┌────────

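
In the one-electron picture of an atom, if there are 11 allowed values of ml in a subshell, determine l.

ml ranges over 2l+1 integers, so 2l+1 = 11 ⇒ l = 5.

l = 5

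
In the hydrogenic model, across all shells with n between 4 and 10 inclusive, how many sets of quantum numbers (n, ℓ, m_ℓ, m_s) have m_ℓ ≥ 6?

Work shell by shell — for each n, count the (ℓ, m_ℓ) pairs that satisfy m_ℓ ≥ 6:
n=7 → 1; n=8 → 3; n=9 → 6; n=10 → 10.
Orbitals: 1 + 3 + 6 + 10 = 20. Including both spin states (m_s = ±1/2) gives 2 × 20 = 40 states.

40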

└────────
┌────────

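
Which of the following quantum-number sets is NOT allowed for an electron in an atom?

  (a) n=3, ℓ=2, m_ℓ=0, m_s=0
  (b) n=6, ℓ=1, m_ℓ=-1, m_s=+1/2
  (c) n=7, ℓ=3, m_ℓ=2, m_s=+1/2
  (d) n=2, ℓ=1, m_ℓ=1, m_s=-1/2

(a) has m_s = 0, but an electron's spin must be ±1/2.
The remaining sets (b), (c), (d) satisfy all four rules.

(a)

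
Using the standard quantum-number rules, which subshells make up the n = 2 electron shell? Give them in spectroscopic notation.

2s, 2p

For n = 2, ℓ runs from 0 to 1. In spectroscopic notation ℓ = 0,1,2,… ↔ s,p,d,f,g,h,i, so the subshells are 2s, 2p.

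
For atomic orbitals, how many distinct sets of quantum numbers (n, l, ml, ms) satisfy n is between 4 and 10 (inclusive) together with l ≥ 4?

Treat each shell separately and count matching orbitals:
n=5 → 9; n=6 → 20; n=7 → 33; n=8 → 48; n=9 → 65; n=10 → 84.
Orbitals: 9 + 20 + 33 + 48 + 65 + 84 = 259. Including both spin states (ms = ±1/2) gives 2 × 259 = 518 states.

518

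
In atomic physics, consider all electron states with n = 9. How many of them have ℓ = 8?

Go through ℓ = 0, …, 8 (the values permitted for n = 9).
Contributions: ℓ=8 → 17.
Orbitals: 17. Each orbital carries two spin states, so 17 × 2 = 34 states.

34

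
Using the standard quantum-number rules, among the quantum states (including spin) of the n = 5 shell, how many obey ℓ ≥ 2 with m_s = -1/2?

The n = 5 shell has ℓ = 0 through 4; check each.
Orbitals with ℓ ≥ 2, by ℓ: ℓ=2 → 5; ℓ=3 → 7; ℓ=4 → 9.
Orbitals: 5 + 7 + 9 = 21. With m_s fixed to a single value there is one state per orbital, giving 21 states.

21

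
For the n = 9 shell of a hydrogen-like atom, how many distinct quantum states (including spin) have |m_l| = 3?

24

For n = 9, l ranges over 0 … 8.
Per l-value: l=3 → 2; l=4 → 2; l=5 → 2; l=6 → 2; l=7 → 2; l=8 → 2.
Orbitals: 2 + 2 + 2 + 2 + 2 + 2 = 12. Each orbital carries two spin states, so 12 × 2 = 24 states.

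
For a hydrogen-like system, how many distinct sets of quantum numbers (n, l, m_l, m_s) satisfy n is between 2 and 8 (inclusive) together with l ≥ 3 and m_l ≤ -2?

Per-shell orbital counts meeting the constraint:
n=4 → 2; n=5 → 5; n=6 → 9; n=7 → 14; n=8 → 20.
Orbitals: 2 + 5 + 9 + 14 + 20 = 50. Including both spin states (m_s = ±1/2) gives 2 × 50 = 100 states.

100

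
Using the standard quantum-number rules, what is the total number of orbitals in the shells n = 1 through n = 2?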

└────────
┌────────

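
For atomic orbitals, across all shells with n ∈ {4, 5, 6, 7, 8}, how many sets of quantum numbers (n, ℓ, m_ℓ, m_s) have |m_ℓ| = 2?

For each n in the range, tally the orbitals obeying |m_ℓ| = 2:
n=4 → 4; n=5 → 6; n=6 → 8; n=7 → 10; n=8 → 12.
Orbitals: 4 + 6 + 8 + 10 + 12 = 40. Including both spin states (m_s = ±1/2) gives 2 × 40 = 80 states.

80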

└────────

__Task item__: Only one stretch of the records above is wanted: the lines between the one holding "For the n = 9" and the one holding "Using the standard quantum-number rules, what", inclusive, reproduced exactly.

__Result of this task__:
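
For the n = 9 shell of a hydrogen-like atom, how many distinct quantum states (including spin) have |m_l| = 3?

24

For n = 9, l ranges over 0 … 8.
Per l-value: l=3 → 2; l=4 → 2; l=5 → 2; l=6 → 2; l=7 → 2; l=8 → 2.
Orbitals: 2 + 2 + 2 + 2 + 2 + 2 = 12. Each orbital carries two spin states, so 12 × 2 = 24 states.

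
For a hydrogen-like system, how many distinct sets of quantum numbers (n, l, m_l, m_s) satisfy n is between 2 and 8 (inclusive) together with l ≥ 3 and m_l ≤ -2?

Per-shell orbital counts meeting the constraint:
n=4 → 2; n=5 → 5; n=6 → 9; n=7 → 14; n=8 → 20.
Orbitals: 2 + 5 + 9 + 14 + 20 = 50. Including both spin states (m_s = ±1/2) gives 2 × 50 = 100 states.

100

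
Using the standard quantum-number rules, what is the total number of orbitals in the shells n = 1 through n = 2?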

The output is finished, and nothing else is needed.